BEGIN

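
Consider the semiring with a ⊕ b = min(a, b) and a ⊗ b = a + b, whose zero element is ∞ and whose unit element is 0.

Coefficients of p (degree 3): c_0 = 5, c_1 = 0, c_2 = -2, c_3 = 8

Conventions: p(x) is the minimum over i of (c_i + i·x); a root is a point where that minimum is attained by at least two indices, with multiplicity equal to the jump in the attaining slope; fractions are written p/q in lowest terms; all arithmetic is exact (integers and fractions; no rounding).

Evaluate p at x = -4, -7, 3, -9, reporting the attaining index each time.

p(-4) = min(5+0·(-4)=5, 0+1·(-4)=-4, -2+2·(-4)=-10, 8+3·(-4)=-4) = -10 (attained by i=2)
p(-7) = min(5+0·(-7)=5, 0+1·(-7)=-7, -2+2·(-7)=-16, 8+3·(-7)=-13) = -16 (attained by i=2)
p(3) = min(5+0·3=5, 0+1·3=3, -2+2·3=4, 8+3·3=17) = 3 (attained by i=1)
p(-9) = min(5+0·(-9)=5, 0+1·(-9)=-9, -2+2·(-9)=-20, 8+3·(-9)=-19) = -20 (attained by i=2)
Answer: p(-4) = -10; p(-7) = -16; p(3) = 3; p(-9) = -20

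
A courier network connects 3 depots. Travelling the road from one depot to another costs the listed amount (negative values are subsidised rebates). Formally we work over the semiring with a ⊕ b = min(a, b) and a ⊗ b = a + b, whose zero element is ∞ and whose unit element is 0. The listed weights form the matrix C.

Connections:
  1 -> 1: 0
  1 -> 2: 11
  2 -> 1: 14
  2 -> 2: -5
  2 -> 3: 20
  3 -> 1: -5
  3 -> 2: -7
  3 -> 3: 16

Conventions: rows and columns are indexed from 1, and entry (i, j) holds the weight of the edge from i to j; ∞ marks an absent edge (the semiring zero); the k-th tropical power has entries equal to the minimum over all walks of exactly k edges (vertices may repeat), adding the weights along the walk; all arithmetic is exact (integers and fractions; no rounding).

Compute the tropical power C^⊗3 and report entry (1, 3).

C^⊗2:
  [0, 6, 31]
  [9, -10, 15]
  [-5, -12, 13]
C^⊗3:
  [0, 1, 26]
  [4, -15, 10]
  [-5, -17, 8]
Key observation: the optimum is the walk 1->2->2->3, with weight 11 + (-5) + 20 = 26.
Optimal value attained by: walk 1->2->2->3.
Answer: (C^⊗3)[1][3] = 26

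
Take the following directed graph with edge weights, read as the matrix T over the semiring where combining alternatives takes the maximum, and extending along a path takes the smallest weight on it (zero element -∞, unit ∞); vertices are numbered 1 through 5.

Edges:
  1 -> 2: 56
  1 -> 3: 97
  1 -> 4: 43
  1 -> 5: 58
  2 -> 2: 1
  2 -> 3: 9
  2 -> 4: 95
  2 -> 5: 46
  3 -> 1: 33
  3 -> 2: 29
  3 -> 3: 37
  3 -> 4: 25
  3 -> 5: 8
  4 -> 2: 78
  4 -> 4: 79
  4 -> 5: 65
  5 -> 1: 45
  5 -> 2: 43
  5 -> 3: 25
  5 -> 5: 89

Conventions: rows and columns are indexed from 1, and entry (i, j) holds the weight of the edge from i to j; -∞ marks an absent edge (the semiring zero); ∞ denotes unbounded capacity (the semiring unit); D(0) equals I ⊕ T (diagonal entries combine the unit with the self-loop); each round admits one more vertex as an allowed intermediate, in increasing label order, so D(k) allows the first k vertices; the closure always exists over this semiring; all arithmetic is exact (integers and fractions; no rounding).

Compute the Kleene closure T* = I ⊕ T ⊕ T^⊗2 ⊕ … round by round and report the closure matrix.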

END

• Task to complete:
Can you reproduce all the material exactly?

• Answer section:
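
Consider the semiring with a ⊕ b = min(a, b) and a ⊗ b = a + b, whose zero element is ∞ and whose unit element is 0.

Coefficients of p (degree 3): c_0 = 5, c_1 = 0, c_2 = -2, c_3 = 8

Conventions: p(x) is the minimum over i of (c_i + i·x); a root is a point where that minimum is attained by at least two indices, with multiplicity equal to the jump in the attaining slope; fractions are written p/q in lowest terms; all arithmetic is exact (integers and fractions; no rounding).

Evaluate p at x = -4, -7, 3, -9, reporting the attaining index each time.

p(-4) = min(5+0·(-4)=5, 0+1·(-4)=-4, -2+2·(-4)=-10, 8+3·(-4)=-4) = -10 (attained by i=2)
p(-7) = min(5+0·(-7)=5, 0+1·(-7)=-7, -2+2·(-7)=-16, 8+3·(-7)=-13) = -16 (attained by i=2)
p(3) = min(5+0·3=5, 0+1·3=3, -2+2·3=4, 8+3·3=17) = 3 (attained by i=1)
p(-9) = min(5+0·(-9)=5, 0+1·(-9)=-9, -2+2·(-9)=-20, 8+3·(-9)=-19) = -20 (attained by i=2)
Answer: p(-4) = -10; p(-7) = -16; p(3) = 3; p(-9) = -20

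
A courier network connects 3 depots. Travelling the road from one depot to another costs the listed amount (negative values are subsidised rebates). Formally we work over the semiring with a ⊕ b = min(a, b) and a ⊗ b = a + b, whose zero element is ∞ and whose unit element is 0. The listed weights form the matrix C.

Connections:
  1 -> 1: 0
  1 -> 2: 11
  2 -> 1: 14
  2 -> 2: -5
  2 -> 3: 20
  3 -> 1: -5
  3 -> 2: -7
  3 -> 3: 16

Conventions: rows and columns are indexed from 1, and entry (i, j) holds the weight of the edge from i to j; ∞ marks an absent edge (the semiring zero); the k-th tropical power has entries equal to the minimum over all walks of exactly k edges (vertices may repeat), adding the weights along the walk; all arithmetic is exact (integers and fractions; no rounding).

Compute the tropical power C^⊗3 and report entry (1, 3).

C^⊗2:
  [0, 6, 31]
  [9, -10, 15]
  [-5, -12, 13]
C^⊗3:
  [0, 1, 26]
  [4, -15, 10]
  [-5, -17, 8]
Key observation: the optimum is the walk 1->2->2->3, with weight 11 + (-5) + 20 = 26.
Optimal value attained by: walk 1->2->2->3.
Answer: (C^⊗3)[1][3] = 26

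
Take the following directed graph with edge weights, read as the matrix T over the semiring where combining alternatives takes the maximum, and extending along a path takes the smallest weight on it (zero element -∞, unit ∞); vertices are numbered 1 through 5.

Edges:
  1 -> 2: 56
  1 -> 3: 97
  1 -> 4: 43
  1 -> 5: 58
  2 -> 2: 1
  2 -> 3: 9
  2 -> 4: 95
  2 -> 5: 46
  3 -> 1: 33
  3 -> 2: 29
  3 -> 3: 37
  3 -> 4: 25
  3 -> 5: 8
  4 -> 2: 78
  4 -> 4: 79
  4 -> 5: 65
  5 -> 1: 45
  5 -> 2: 43
  5 -> 3: 25
  5 -> 5: 89

Conventions: rows and columns are indexed from 1, and entry (i, j) holds the weight of the edge from i to j; -∞ marks an absent edge (the semiring zero); ∞ denotes unbounded capacity (the semiring unit); D(0) equals I ⊕ T (diagonal entries combine the unit with the self-loop); each round admits one more vertex as an allowed intermediate, in increasing label order, so D(k) allows the first k vertices; the closure always exists over this semiring; all arithmetic is exact (integers and fractions; no rounding).

Compute the Kleene closure T* = I ⊕ T ⊕ T^⊗2 ⊕ … round by round and report the closure matrix.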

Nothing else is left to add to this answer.